Information shown Start Marker
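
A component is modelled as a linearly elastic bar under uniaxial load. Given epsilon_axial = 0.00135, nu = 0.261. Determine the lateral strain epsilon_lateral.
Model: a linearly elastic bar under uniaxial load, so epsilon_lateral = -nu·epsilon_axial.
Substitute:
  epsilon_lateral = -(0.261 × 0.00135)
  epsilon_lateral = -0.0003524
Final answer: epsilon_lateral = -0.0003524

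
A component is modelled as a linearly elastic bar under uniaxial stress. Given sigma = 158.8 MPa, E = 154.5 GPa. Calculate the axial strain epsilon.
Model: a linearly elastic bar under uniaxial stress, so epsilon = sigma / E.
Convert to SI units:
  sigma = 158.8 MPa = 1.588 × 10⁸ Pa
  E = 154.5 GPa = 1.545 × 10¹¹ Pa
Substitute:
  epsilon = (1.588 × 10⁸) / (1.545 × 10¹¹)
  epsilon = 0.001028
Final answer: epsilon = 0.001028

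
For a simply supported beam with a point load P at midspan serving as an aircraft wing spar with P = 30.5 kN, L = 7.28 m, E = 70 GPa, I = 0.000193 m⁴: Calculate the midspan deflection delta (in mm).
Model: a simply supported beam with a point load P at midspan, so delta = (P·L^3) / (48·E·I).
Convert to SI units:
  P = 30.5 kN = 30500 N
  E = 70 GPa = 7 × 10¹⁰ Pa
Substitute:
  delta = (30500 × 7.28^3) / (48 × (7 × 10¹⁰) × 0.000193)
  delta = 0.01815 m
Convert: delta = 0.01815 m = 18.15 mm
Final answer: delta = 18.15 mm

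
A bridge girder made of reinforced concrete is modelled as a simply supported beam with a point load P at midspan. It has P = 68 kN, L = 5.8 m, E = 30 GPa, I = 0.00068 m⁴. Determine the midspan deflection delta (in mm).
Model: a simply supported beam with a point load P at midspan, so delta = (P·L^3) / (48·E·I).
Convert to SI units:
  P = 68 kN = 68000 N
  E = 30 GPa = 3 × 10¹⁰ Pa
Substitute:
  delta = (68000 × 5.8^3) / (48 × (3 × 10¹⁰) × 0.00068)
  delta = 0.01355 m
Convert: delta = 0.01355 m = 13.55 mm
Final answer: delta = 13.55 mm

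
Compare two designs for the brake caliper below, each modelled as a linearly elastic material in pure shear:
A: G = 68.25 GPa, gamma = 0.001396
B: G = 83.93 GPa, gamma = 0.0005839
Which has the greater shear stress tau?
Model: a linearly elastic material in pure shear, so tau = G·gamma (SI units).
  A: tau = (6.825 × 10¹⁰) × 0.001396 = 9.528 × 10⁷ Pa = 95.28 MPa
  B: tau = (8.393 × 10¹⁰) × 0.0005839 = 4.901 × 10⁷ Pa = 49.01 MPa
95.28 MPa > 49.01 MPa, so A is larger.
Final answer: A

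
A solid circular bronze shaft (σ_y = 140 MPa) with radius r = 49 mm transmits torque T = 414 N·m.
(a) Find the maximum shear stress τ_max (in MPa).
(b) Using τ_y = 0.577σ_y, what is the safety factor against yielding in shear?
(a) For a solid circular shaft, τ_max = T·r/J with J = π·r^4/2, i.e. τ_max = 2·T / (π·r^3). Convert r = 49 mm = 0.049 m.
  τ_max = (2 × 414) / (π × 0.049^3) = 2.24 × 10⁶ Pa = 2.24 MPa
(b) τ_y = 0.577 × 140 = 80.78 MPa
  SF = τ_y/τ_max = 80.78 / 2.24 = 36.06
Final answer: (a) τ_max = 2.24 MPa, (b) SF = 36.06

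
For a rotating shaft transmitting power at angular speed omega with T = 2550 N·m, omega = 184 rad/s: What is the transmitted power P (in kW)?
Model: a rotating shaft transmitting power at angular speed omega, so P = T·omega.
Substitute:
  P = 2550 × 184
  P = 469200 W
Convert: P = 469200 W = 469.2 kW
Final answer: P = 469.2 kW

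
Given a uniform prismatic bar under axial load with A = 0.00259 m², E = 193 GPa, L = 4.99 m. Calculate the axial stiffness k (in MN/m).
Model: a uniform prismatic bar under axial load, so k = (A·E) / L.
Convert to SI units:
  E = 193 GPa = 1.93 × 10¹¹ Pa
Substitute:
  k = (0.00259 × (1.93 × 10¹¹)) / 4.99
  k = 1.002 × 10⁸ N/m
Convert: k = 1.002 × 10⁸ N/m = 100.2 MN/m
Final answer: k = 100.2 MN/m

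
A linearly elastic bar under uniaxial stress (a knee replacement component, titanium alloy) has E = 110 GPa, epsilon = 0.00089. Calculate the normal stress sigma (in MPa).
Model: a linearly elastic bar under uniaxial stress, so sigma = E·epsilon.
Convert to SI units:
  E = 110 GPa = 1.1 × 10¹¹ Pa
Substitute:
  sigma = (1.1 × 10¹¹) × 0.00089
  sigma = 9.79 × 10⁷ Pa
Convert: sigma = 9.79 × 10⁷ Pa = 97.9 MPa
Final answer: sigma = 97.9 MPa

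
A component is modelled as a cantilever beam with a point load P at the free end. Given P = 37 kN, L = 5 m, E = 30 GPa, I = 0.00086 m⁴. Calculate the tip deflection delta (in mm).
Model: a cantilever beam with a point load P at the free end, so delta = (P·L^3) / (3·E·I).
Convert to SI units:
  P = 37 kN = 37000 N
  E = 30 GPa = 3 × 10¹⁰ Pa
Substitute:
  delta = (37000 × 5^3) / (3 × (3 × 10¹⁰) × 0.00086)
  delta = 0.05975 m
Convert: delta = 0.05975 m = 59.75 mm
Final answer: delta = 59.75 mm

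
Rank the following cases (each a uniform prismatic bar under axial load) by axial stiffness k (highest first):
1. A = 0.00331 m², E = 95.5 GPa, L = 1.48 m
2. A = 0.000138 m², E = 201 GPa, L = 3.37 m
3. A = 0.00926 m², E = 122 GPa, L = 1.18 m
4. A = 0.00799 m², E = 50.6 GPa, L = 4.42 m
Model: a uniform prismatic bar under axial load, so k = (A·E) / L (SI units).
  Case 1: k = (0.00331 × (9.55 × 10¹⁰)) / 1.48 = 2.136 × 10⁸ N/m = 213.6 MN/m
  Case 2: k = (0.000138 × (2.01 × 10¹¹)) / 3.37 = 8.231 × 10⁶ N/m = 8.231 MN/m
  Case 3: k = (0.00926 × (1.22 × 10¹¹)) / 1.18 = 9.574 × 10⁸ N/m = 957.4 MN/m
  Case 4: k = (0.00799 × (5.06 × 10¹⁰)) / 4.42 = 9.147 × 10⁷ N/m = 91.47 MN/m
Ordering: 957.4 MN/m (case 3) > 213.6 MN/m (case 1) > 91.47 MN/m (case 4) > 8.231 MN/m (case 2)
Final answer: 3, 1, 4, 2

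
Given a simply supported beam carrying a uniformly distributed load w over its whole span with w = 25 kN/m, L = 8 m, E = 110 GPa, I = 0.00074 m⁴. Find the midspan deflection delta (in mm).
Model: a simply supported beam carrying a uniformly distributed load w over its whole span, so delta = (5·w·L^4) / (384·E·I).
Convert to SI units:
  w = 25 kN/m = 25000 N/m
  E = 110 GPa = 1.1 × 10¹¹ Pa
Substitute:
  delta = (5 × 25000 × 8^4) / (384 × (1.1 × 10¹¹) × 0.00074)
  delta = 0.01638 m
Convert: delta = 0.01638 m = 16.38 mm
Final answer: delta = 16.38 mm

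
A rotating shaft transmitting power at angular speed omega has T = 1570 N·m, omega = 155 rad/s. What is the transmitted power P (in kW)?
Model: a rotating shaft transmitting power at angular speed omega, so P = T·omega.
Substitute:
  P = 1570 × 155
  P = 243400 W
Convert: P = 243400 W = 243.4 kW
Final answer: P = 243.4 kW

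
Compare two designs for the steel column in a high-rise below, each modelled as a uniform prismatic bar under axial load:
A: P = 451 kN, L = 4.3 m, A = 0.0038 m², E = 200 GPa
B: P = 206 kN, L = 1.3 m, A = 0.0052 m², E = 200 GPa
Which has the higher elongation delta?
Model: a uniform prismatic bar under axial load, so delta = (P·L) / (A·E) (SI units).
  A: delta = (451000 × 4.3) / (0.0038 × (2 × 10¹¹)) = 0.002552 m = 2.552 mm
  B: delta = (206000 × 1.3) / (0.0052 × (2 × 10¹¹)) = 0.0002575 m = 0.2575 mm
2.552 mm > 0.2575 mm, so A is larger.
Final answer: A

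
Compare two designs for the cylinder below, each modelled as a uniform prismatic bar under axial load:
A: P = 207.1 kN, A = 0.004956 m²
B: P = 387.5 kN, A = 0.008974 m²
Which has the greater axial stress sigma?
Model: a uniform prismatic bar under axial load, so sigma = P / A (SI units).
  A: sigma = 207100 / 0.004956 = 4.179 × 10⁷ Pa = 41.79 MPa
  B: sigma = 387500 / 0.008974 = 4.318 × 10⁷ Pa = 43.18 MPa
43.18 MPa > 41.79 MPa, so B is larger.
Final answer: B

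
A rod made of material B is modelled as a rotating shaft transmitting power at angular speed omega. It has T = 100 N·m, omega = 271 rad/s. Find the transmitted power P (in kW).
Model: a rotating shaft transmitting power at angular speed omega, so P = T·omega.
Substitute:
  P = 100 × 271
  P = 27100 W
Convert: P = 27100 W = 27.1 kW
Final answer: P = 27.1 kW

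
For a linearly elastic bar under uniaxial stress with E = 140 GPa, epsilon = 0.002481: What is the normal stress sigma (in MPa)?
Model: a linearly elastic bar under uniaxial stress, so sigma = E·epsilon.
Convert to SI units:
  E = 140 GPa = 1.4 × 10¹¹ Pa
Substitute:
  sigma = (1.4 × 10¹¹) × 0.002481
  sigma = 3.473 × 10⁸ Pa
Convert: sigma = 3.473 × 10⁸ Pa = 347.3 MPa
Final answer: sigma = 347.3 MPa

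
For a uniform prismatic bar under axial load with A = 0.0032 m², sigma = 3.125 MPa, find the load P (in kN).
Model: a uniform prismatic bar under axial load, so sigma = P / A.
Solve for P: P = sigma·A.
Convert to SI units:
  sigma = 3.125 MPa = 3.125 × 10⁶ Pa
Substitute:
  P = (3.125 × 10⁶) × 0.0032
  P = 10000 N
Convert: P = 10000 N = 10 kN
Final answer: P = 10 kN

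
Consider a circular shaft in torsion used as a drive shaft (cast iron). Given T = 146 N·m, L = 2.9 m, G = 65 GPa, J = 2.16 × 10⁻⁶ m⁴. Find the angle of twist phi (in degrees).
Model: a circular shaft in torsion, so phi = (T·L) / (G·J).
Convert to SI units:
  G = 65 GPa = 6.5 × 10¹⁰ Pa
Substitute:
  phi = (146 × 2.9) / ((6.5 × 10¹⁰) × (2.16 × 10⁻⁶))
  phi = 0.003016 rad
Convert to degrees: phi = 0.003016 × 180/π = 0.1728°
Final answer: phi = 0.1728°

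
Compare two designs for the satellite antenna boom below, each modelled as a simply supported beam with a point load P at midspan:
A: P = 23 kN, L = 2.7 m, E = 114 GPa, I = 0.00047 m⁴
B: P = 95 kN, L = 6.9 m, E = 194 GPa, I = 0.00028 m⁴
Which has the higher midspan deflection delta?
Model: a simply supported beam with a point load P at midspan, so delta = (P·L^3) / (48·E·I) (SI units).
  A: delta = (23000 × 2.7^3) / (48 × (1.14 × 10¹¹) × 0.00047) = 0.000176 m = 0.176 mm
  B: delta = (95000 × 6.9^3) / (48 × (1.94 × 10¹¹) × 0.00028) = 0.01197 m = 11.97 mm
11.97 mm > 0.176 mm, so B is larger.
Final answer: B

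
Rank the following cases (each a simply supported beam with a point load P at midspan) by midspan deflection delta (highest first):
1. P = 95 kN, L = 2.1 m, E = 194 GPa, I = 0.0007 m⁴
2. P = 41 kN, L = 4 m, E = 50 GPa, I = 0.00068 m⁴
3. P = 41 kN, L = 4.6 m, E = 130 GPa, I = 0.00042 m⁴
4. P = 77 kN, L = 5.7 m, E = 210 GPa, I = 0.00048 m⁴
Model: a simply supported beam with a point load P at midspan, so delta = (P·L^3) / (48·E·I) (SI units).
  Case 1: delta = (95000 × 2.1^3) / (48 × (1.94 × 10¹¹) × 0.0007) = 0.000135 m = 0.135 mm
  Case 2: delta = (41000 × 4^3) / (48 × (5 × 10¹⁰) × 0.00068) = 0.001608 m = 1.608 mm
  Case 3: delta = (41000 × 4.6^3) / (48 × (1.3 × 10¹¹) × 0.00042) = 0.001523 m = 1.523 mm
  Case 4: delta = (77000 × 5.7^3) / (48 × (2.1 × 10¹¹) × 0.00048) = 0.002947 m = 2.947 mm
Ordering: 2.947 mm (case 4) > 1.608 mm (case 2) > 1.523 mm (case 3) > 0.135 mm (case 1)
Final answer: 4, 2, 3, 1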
Information shown End Marker
Copy out all the lines of the records that include "cases".

• Result of this exercise:
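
Rank the following cases (each a uniform prismatic bar under axial load) by axial stiffness k (highest first):
Rank the following cases (each a simply supported beam with a point load P at midspan) by midspan deflection delta (highest first):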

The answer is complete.